## TASK ITEM
So that nothing is lost, transcribe each line of the records exactly.

** EXTRACTED INFORMATION follows **

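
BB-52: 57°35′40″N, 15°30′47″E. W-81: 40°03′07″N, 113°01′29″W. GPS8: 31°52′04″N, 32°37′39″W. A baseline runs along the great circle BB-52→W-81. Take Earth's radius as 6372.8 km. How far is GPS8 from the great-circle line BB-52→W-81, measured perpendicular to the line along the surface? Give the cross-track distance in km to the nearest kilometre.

BB-52: φ = +57.59444°, λ = +15.51306°
W-81: φ = +40.05194°, λ = -113.02472°
GPS8: φ = +31.86778°, λ = -32.62750°
δ₁₃ = central angle BB-52→GPS8 = 0.723557 rad  (haversine)
θ₁₃ = bearing BB-52→GPS8 = 252.822°,  θ₁₂ = bearing BB-52→W-81 = 321.305°
dₓₜ = R·arcsin(sin δ₁₃ · sin(θ₁₃ − θ₁₂)) = 6372.8·arcsin(0.66205·sin(-68.483°)) = -4228.651 km
|dₓₜ| = 4228.651 km

4229 km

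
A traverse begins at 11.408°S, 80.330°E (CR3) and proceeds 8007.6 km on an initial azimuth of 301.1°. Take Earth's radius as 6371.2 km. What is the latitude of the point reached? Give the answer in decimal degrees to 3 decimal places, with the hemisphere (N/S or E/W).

24.866°N

δ = d/R = 8007.6/6371.2 = 1.256843 rad
φ₂ = arcsin(sin φ₁ cos δ + cos φ₁ sin δ cos θ)
   = arcsin(-0.19779·0.30882 + 0.98024·0.95112·0.51653) = 24.86592°
λ₂ = λ₁ + atan2(sin θ sin δ cos φ₁, cos δ − sin φ₁ sin φ₂) = 16.48196°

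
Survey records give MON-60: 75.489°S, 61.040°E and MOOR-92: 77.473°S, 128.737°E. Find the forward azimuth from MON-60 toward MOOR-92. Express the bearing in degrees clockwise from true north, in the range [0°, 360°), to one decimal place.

Δλ = 67.6970°
y = sin Δλ · cos φ₂ = 0.200673
x = cos φ₁ sin φ₂ − sin φ₁ cos φ₂ cos Δλ = -0.164912
θ = atan2(y, x) = 129.4132° → 129.4132° (mod 360°)

129.4°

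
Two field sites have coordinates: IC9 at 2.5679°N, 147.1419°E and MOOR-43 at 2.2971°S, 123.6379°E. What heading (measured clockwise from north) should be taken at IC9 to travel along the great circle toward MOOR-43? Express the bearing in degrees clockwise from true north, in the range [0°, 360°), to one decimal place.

Δλ = -23.5040°
y = sin Δλ · cos φ₂ = -0.398493
x = cos φ₁ sin φ₂ − sin φ₁ cos φ₂ cos Δλ = -0.081094
θ = atan2(y, x) = -101.5027° → 258.4973° (mod 360°)

258.5°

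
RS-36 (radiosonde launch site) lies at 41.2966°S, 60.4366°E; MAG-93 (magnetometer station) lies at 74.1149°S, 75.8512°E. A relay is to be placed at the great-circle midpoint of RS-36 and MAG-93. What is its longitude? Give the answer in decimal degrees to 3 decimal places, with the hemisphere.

64.536°E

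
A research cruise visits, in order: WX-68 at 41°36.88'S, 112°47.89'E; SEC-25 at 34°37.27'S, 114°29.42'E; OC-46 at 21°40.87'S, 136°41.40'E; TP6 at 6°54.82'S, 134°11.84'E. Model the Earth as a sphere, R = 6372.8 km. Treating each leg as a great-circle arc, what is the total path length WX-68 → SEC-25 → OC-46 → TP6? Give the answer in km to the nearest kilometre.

WX-68: φ = -41.61467°, λ = +112.79817°
SEC-25: φ = -34.62117°, λ = +114.49033°
OC-46: φ = -21.68117°, λ = +136.69000°
TP6: φ = -6.91367°, λ = +134.19733°
WX-68→SEC-25: c = 0.124244 rad, d = 791.78 km
SEC-25→OC-46: c = 0.407992 rad, d = 2600.05 km
OC-46→TP6: c = 0.261144 rad, d = 1664.22 km
Total = 791.78 + 2600.05 + 1664.22 = 5056.05 km

5056 km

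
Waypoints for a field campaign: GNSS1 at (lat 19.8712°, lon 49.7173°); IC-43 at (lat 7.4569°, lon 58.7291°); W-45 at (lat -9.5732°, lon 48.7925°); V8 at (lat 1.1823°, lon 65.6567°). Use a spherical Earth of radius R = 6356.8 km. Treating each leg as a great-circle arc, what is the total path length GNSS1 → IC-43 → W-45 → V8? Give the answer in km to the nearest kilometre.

6082 km

GNSS1→IC-43: c = 0.264941 rad, d = 1684.18 km
IC-43→W-45: c = 0.343789 rad, d = 2185.40 km
W-45→V8: c = 0.348062 rad, d = 2212.56 km
Total = 1684.18 + 2185.40 + 2212.56 = 6082.14 km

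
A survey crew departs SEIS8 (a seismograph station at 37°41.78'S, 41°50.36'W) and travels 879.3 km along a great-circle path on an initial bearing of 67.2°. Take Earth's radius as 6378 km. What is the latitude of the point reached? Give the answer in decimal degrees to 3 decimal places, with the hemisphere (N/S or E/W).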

** End of EXTRACTED INFORMATION **

## WRITTEN SOLUTION
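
BB-52: 57°35′40″N, 15°30′47″E. W-81: 40°03′07″N, 113°01′29″W. GPS8: 31°52′04″N, 32°37′39″W. A baseline runs along the great circle BB-52→W-81. Take Earth's radius as 6372.8 km. How far is GPS8 from the great-circle line BB-52→W-81, measured perpendicular to the line along the surface? Give the cross-track distance in km to the nearest kilometre.

BB-52: φ = +57.59444°, λ = +15.51306°
W-81: φ = +40.05194°, λ = -113.02472°
GPS8: φ = +31.86778°, λ = -32.62750°
δ₁₃ = central angle BB-52→GPS8 = 0.723557 rad  (haversine)
θ₁₃ = bearing BB-52→GPS8 = 252.822°,  θ₁₂ = bearing BB-52→W-81 = 321.305°
dₓₜ = R·arcsin(sin δ₁₃ · sin(θ₁₃ − θ₁₂)) = 6372.8·arcsin(0.66205·sin(-68.483°)) = -4228.651 km
|dₓₜ| = 4228.651 km

4229 km

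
A traverse begins at 11.408°S, 80.330°E (CR3) and proceeds 8007.6 km on an initial azimuth of 301.1°. Take Earth's radius as 6371.2 km. What is the latitude of the point reached? Give the answer in decimal degrees to 3 decimal places, with the hemisphere (N/S or E/W).

24.866°N

δ = d/R = 8007.6/6371.2 = 1.256843 rad
φ₂ = arcsin(sin φ₁ cos δ + cos φ₁ sin δ cos θ)
   = arcsin(-0.19779·0.30882 + 0.98024·0.95112·0.51653) = 24.86592°
λ₂ = λ₁ + atan2(sin θ sin δ cos φ₁, cos δ − sin φ₁ sin φ₂) = 16.48196°

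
Survey records give MON-60: 75.489°S, 61.040°E and MOOR-92: 77.473°S, 128.737°E. Find the forward azimuth from MON-60 toward MOOR-92. Express the bearing in degrees clockwise from true north, in the range [0°, 360°), to one decimal place.

Δλ = 67.6970°
y = sin Δλ · cos φ₂ = 0.200673
x = cos φ₁ sin φ₂ − sin φ₁ cos φ₂ cos Δλ = -0.164912
θ = atan2(y, x) = 129.4132° → 129.4132° (mod 360°)

129.4°

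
Two field sites have coordinates: IC9 at 2.5679°N, 147.1419°E and MOOR-43 at 2.2971°S, 123.6379°E. What heading (measured clockwise from north) should be taken at IC9 to travel along the great circle toward MOOR-43? Express the bearing in degrees clockwise from true north, in the range [0°, 360°), to one decimal place.

Δλ = -23.5040°
y = sin Δλ · cos φ₂ = -0.398493
x = cos φ₁ sin φ₂ − sin φ₁ cos φ₂ cos Δλ = -0.081094
θ = atan2(y, x) = -101.5027° → 258.4973° (mod 360°)

258.5°

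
RS-36 (radiosonde launch site) lies at 41.2966°S, 60.4366°E; MAG-93 (magnetometer station) lies at 74.1149°S, 75.8512°E. A relay is to be placed at the great-circle midpoint of RS-36 and MAG-93. What is its longitude? Give the answer in decimal degrees to 3 decimal places, with the hemisphere.

64.536°E

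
A research cruise visits, in order: WX-68 at 41°36.88'S, 112°47.89'E; SEC-25 at 34°37.27'S, 114°29.42'E; OC-46 at 21°40.87'S, 136°41.40'E; TP6 at 6°54.82'S, 134°11.84'E. Model the Earth as a sphere, R = 6372.8 km. Treating each leg as a great-circle arc, what is the total path length WX-68 → SEC-25 → OC-46 → TP6? Give the answer in km to the nearest kilometre.

WX-68: φ = -41.61467°, λ = +112.79817°
SEC-25: φ = -34.62117°, λ = +114.49033°
OC-46: φ = -21.68117°, λ = +136.69000°
TP6: φ = -6.91367°, λ = +134.19733°
WX-68→SEC-25: c = 0.124244 rad, d = 791.78 km
SEC-25→OC-46: c = 0.407992 rad, d = 2600.05 km
OC-46→TP6: c = 0.261144 rad, d = 1664.22 km
Total = 791.78 + 2600.05 + 1664.22 = 5056.05 km

5056 km

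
Waypoints for a field campaign: GNSS1 at (lat 19.8712°, lon 49.7173°); IC-43 at (lat 7.4569°, lon 58.7291°); W-45 at (lat -9.5732°, lon 48.7925°); V8 at (lat 1.1823°, lon 65.6567°). Use a spherical Earth of radius R = 6356.8 km. Treating each leg as a great-circle arc, what is the total path length GNSS1 → IC-43 → W-45 → V8? Give the answer in km to the nearest kilometre.

6082 km

GNSS1→IC-43: c = 0.264941 rad, d = 1684.18 km
IC-43→W-45: c = 0.343789 rad, d = 2185.40 km
W-45→V8: c = 0.348062 rad, d = 2212.56 km
Total = 1684.18 + 2185.40 + 2212.56 = 6082.14 km

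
A survey crew departs SEIS8 (a seismograph station at 37°41.78'S, 41°50.36'W) and travels 879.3 km along a great-circle path on an initial bearing of 67.2°. Take Earth's radius as 6378 km. What is the latitude of the point reached? Give the answer in decimal degrees to 3 decimal places, with the hemisphere (N/S or E/W).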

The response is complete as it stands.